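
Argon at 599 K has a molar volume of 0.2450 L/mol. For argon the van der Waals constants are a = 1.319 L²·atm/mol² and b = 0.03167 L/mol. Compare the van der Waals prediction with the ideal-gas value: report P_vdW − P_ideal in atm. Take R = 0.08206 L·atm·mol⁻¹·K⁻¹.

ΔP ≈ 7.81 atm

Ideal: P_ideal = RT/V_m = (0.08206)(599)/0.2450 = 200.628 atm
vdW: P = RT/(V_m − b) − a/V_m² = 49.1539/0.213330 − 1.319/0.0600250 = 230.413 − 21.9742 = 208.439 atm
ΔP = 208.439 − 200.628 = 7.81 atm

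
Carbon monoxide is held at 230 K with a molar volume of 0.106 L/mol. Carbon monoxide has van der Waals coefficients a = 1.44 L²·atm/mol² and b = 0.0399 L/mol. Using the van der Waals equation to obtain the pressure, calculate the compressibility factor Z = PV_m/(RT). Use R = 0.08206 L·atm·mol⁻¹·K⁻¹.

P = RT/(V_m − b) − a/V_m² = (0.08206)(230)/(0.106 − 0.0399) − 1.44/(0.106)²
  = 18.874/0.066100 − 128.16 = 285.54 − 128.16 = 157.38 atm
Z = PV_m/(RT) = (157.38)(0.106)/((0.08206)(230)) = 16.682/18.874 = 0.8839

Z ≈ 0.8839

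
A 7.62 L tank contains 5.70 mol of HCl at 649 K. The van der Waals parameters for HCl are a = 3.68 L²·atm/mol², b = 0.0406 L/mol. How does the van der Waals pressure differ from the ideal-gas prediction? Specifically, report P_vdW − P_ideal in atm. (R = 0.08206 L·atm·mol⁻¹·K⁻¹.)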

★ ★ ★ ★

» PROBLEM TO SOLVE
Restate all of the data above. Match it word for word.

» ANSWER SPACE
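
Argon at 599 K has a molar volume of 0.2450 L/mol. For argon the van der Waals constants are a = 1.319 L²·atm/mol² and b = 0.03167 L/mol. Compare the van der Waals prediction with the ideal-gas value: report P_vdW − P_ideal in atm. Take R = 0.08206 L·atm·mol⁻¹·K⁻¹.

ΔP ≈ 7.81 atm

Ideal: P_ideal = RT/V_m = (0.08206)(599)/0.2450 = 200.628 atm
vdW: P = RT/(V_m − b) − a/V_m² = 49.1539/0.213330 − 1.319/0.0600250 = 230.413 − 21.9742 = 208.439 atm
ΔP = 208.439 − 200.628 = 7.81 atm

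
Carbon monoxide is held at 230 K with a molar volume of 0.106 L/mol. Carbon monoxide has van der Waals coefficients a = 1.44 L²·atm/mol² and b = 0.0399 L/mol. Using the van der Waals equation to obtain the pressure, calculate the compressibility factor Z = PV_m/(RT). Use R = 0.08206 L·atm·mol⁻¹·K⁻¹.

P = RT/(V_m − b) − a/V_m² = (0.08206)(230)/(0.106 − 0.0399) − 1.44/(0.106)²
  = 18.874/0.066100 − 128.16 = 285.54 − 128.16 = 157.38 atm
Z = PV_m/(RT) = (157.38)(0.106)/((0.08206)(230)) = 16.682/18.874 = 0.8839

Z ≈ 0.8839

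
A 7.62 L tank contains 5.70 mol of HCl at 649 K. The van der Waals parameters for HCl are a = 3.68 L²·atm/mol², b = 0.0406 L/mol. How does the van der Waals pressure differ from the ideal-gas prediction? Specifically, report P_vdW − P_ideal in atm. (R = 0.08206 L·atm·mol⁻¹·K⁻¹.)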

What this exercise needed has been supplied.